## Work task
A stretch of the entries below is to be set down exactly, running from the line with "The membrane of" through the line with "K⁺: [in] = 121", both included, and no other line.

*** Block opens ***

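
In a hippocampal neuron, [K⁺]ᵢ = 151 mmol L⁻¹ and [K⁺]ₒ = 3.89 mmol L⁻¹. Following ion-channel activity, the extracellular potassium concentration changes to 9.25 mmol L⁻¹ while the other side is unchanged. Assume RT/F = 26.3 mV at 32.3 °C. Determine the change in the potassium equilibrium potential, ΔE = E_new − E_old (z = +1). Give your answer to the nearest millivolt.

23 mV

E_old = (26.3/1)·ln(3.89/151) = -96.23 mV
E_new = (26.3/1)·ln(9.25/151) = -73.45 mV
ΔE = -73.45 − (-96.23) = 22.78 mV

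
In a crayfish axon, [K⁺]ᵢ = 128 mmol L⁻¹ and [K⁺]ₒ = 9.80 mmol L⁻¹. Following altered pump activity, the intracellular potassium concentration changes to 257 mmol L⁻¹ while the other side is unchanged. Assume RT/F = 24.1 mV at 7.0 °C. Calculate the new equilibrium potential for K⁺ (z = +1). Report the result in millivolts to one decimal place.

After the shift: [K⁺]_out = 9.80, [K⁺]_in = 257 mmol L⁻¹.
E_new = (24.1/1)·ln(9.80/257) = 24.10 · (-3.2667) = -78.73 mV

-78.7 mV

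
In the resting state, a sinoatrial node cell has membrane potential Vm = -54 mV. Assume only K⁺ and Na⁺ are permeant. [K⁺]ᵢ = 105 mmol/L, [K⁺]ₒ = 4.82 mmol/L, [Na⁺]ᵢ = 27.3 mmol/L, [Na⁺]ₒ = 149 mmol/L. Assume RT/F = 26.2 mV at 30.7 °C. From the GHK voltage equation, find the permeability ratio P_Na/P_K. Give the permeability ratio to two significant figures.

Let α = P_Na/P_K. GHK: Vm = 26.2·ln[(Kₒ + α·Naₒ)/(Kᵢ + α·Naᵢ)].
e^(Vm/26.2) = e^(-54.0/26.2) = 0.12732
So 0.12732·(Kᵢ + α·Naᵢ) = Kₒ + α·Naₒ → α = (0.12732·105.0 − 4.82) / (149.0 − 0.12732·27.3)
α = (13.37 − 4.82) / (149.0 − 3.476) = 8.548/145.5 = 0.05874

0.059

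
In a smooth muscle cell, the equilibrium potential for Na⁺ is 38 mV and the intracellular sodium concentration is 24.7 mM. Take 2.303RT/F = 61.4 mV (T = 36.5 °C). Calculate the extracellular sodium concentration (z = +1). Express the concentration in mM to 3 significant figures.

103 mM

Nernst: E = (61.4/1) · log₁₀([out]/[in]), so log₁₀([out]/[in]) = 38.0 × 1 / 61.4 = 0.6189.
[out]/[in] = 10^(0.6189) = 4.158.
[out] = 4.158 × 24.7 = 102.7 mM.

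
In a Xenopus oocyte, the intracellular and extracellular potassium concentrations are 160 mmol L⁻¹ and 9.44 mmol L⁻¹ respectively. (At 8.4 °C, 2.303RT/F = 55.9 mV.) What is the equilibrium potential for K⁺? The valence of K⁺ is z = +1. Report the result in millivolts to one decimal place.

E = (55.9/z) · log₁₀([K⁺]_out/[K⁺]_in) with z = +1.
= (55.9/1) · log₁₀(9.44/160) = 55.90 · log₁₀(0.059)
= 55.90 · (-1.2291) = -68.71 mV

-68.7 mV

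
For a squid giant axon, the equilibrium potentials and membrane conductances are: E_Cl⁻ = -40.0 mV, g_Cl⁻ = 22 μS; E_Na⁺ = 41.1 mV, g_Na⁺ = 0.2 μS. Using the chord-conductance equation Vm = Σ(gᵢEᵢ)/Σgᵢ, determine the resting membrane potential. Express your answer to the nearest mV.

Σ gᵢEᵢ = 22·(-40.0) + 0.2·(41.1) = -871.78
Σ gᵢ = 22 + 0.2 = 22.2
Vm = -871.78 / 22.2 = -39.27 mV

-39 mV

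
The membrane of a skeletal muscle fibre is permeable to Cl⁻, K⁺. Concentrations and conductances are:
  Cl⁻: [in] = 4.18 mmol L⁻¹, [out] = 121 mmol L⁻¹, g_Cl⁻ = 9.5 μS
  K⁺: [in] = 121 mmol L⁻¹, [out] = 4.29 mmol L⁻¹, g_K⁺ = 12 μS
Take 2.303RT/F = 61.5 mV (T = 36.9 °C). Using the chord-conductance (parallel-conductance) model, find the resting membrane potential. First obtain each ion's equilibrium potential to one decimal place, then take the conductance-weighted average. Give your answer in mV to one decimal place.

-89.5 mV

E_Cl⁻ = (61.5/-1)·log₁₀(121/4.18) = -89.9 mV
E_K⁺ = (61.5/1)·log₁₀(4.29/121) = -89.2 mV
Vm = (Σ gᵢEᵢ)/(Σ gᵢ) = (9.5·-89.9 + 12·-89.2) / (9.5 + 12)
= -1924.45 / 21.5 = -89.51 mV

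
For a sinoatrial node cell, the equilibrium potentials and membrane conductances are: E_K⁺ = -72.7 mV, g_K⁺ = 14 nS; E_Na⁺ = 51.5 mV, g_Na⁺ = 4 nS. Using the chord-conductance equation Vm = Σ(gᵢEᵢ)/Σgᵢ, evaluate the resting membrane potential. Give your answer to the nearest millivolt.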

*** Block closes ***

## Your response
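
The membrane of a skeletal muscle fibre is permeable to Cl⁻, K⁺. Concentrations and conductances are:
  Cl⁻: [in] = 4.18 mmol L⁻¹, [out] = 121 mmol L⁻¹, g_Cl⁻ = 9.5 μS
  K⁺: [in] = 121 mmol L⁻¹, [out] = 4.29 mmol L⁻¹, g_K⁺ = 12 μS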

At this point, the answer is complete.